Excerpts from a dataset
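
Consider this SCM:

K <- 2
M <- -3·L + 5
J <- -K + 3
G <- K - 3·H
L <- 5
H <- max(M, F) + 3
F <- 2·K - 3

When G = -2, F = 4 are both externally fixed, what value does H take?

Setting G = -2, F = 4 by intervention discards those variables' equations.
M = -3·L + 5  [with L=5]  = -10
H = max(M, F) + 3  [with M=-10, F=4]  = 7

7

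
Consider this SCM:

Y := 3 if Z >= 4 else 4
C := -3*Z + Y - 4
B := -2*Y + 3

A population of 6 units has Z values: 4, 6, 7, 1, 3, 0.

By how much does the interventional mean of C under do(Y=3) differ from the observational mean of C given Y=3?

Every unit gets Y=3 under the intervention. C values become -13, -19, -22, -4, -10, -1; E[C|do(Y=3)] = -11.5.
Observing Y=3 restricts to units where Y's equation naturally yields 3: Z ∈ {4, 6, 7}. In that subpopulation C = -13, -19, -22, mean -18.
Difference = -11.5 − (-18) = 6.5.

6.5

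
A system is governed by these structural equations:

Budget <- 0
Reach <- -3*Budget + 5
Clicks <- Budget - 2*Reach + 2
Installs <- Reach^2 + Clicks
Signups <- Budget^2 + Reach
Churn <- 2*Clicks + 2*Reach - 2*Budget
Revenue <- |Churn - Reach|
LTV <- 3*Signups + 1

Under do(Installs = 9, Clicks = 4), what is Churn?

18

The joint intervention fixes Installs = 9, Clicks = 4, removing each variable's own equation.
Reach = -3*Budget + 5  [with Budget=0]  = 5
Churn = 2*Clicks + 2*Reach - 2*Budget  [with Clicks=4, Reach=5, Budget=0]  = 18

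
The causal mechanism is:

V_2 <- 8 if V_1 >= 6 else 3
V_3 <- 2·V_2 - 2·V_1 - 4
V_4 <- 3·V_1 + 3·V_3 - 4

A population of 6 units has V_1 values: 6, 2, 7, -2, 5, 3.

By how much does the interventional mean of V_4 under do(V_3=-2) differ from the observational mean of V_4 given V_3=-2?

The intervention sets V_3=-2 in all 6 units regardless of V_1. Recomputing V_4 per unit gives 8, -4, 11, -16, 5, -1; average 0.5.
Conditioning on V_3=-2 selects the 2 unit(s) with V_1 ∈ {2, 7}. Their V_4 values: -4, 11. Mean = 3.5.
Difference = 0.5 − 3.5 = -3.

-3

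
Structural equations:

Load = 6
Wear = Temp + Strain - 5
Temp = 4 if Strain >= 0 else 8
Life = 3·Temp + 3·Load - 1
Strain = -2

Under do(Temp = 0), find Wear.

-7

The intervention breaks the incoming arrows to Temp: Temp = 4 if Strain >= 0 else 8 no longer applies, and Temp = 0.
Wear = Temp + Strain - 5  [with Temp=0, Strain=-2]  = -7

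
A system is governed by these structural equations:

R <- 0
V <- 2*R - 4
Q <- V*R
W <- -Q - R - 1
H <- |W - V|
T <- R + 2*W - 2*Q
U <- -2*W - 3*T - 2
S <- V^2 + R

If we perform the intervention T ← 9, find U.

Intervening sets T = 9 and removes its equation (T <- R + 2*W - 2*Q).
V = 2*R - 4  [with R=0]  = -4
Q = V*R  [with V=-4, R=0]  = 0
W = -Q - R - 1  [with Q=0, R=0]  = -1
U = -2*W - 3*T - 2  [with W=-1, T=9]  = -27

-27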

Work required » What the task asks for is a word-for-word repeat of the lines above, from the first through the one containing "A population of 6 units has Z".

Your solution »
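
Consider this SCM:

K <- 2
M <- -3·L + 5
J <- -K + 3
G <- K - 3·H
L <- 5
H <- max(M, F) + 3
F <- 2·K - 3

When G = -2, F = 4 are both externally fixed, what value does H take?

Setting G = -2, F = 4 by intervention discards those variables' equations.
M = -3·L + 5  [with L=5]  = -10
H = max(M, F) + 3  [with M=-10, F=4]  = 7

7

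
Consider this SCM:

Y := 3 if Z >= 4 else 4
C := -3*Z + Y - 4
B := -2*Y + 3

A population of 6 units has Z values: 4, 6, 7, 1, 3, 0.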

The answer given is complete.